Recorded information:
=== Begin Enclosure ===

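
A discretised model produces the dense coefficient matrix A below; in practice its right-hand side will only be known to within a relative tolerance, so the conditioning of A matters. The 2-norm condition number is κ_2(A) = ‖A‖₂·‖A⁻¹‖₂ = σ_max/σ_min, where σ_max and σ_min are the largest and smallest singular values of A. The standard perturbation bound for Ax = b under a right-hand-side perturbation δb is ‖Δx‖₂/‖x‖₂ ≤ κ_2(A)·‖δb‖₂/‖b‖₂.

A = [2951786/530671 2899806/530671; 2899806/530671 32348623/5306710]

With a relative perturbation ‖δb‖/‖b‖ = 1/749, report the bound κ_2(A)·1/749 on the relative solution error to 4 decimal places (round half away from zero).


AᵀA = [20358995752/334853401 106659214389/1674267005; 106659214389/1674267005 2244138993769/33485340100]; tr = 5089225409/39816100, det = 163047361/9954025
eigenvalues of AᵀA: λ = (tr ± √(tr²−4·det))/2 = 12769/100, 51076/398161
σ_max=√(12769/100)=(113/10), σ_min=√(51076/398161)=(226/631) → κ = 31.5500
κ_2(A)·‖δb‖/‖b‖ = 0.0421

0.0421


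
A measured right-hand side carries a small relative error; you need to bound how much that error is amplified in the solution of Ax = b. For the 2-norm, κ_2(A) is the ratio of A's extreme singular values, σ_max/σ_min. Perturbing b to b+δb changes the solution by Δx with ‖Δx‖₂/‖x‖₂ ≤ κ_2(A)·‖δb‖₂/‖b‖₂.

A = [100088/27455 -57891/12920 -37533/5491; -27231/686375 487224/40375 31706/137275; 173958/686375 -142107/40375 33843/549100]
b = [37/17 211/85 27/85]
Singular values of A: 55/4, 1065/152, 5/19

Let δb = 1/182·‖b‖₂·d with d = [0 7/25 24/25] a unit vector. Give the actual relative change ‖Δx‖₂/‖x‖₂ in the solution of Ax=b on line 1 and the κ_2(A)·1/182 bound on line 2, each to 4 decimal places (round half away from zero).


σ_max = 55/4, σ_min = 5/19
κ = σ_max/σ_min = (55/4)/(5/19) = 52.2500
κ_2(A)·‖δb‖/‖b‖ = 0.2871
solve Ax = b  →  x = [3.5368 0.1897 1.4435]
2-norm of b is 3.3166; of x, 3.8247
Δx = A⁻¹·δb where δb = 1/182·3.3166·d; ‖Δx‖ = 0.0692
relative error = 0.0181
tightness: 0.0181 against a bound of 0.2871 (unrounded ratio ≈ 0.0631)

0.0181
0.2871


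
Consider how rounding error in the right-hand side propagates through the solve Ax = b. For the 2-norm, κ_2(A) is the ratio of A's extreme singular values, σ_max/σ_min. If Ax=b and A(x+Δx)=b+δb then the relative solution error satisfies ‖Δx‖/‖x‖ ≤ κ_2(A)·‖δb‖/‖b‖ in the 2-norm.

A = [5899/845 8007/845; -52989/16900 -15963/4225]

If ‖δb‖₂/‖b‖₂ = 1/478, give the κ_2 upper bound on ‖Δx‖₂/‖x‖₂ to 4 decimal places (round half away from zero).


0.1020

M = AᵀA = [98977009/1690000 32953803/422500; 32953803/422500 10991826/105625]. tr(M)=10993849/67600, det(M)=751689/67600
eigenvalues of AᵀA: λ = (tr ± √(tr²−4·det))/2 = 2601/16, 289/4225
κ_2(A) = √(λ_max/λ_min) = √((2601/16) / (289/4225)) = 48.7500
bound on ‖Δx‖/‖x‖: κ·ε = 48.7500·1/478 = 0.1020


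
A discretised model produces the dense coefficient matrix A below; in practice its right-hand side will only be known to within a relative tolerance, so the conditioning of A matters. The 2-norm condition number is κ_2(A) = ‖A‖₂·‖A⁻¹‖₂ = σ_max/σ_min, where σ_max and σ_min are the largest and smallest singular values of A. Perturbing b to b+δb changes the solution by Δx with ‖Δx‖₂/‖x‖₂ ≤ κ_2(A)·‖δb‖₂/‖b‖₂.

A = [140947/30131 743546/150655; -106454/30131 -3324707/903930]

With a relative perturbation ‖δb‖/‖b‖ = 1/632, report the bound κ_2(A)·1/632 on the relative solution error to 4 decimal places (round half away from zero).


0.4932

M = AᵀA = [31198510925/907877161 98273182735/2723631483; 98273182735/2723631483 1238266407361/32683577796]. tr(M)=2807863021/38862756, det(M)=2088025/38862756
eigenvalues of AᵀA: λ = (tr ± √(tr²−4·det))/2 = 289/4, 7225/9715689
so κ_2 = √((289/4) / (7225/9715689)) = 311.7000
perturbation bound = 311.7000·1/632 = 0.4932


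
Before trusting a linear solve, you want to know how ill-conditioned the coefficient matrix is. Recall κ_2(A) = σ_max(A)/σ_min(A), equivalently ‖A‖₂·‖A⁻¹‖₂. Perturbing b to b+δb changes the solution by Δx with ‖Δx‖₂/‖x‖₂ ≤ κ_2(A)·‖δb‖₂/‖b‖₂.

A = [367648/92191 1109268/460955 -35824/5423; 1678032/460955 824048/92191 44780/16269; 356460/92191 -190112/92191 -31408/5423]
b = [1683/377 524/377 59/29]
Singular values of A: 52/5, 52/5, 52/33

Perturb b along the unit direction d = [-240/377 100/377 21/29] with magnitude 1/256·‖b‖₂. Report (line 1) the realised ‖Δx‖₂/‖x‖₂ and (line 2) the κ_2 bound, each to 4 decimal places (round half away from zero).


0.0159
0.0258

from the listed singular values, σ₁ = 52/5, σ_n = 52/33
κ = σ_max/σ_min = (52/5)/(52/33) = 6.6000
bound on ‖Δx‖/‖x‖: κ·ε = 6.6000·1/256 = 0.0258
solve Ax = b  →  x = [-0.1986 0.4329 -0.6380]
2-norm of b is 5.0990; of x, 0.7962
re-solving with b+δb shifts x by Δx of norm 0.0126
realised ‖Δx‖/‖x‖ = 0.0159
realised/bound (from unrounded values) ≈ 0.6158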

=== End Enclosure ===

What you will do:
In the listing above, find the line with "A = [2951786/530671" and the line with "Singular values of A: 55/4, 1065/152, 5/19". Output those two lines and every line between them, exactly as written.

Your solution:
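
A = [2951786/530671 2899806/530671; 2899806/530671 32348623/5306710]

With a relative perturbation ‖δb‖/‖b‖ = 1/749, report the bound κ_2(A)·1/749 on the relative solution error to 4 decimal places (round half away from zero).


AᵀA = [20358995752/334853401 106659214389/1674267005; 106659214389/1674267005 2244138993769/33485340100]; tr = 5089225409/39816100, det = 163047361/9954025
eigenvalues of AᵀA: λ = (tr ± √(tr²−4·det))/2 = 12769/100, 51076/398161
σ_max=√(12769/100)=(113/10), σ_min=√(51076/398161)=(226/631) → κ = 31.5500
κ_2(A)·‖δb‖/‖b‖ = 0.0421

0.0421


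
A measured right-hand side carries a small relative error; you need to bound how much that error is amplified in the solution of Ax = b. For the 2-norm, κ_2(A) is the ratio of A's extreme singular values, σ_max/σ_min. Perturbing b to b+δb changes the solution by Δx with ‖Δx‖₂/‖x‖₂ ≤ κ_2(A)·‖δb‖₂/‖b‖₂.

A = [100088/27455 -57891/12920 -37533/5491; -27231/686375 487224/40375 31706/137275; 173958/686375 -142107/40375 33843/549100]
b = [37/17 211/85 27/85]
Singular values of A: 55/4, 1065/152, 5/19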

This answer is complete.